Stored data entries
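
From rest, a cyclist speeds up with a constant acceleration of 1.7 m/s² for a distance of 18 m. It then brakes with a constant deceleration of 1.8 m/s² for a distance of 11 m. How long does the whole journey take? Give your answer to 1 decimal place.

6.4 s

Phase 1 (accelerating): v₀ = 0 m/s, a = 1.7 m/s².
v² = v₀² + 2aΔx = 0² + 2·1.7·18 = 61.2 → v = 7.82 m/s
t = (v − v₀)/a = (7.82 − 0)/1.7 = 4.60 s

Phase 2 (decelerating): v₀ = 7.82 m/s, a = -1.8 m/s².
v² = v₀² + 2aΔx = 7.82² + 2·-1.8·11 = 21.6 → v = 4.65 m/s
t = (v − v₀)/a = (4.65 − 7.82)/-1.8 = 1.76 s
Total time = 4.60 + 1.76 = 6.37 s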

▶ _EXERCISE_: The answer must be the same records, repeated exactly and in full.

▶ _SOLUTION_:
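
From rest, a cyclist speeds up with a constant acceleration of 1.7 m/s² for a distance of 18 m. It then brakes with a constant deceleration of 1.8 m/s² for a distance of 11 m. How long does the whole journey take? Give your answer to 1 decimal place.

6.4 s

Phase 1 (accelerating): v₀ = 0 m/s, a = 1.7 m/s².
v² = v₀² + 2aΔx = 0² + 2·1.7·18 = 61.2 → v = 7.82 m/s
t = (v − v₀)/a = (7.82 − 0)/1.7 = 4.60 s

Phase 2 (decelerating): v₀ = 7.82 m/s, a = -1.8 m/s².
v² = v₀² + 2aΔx = 7.82² + 2·-1.8·11 = 21.6 → v = 4.65 m/s
t = (v − v₀)/a = (4.65 − 7.82)/-1.8 = 1.76 s
Total time = 4.60 + 1.76 = 6.37 s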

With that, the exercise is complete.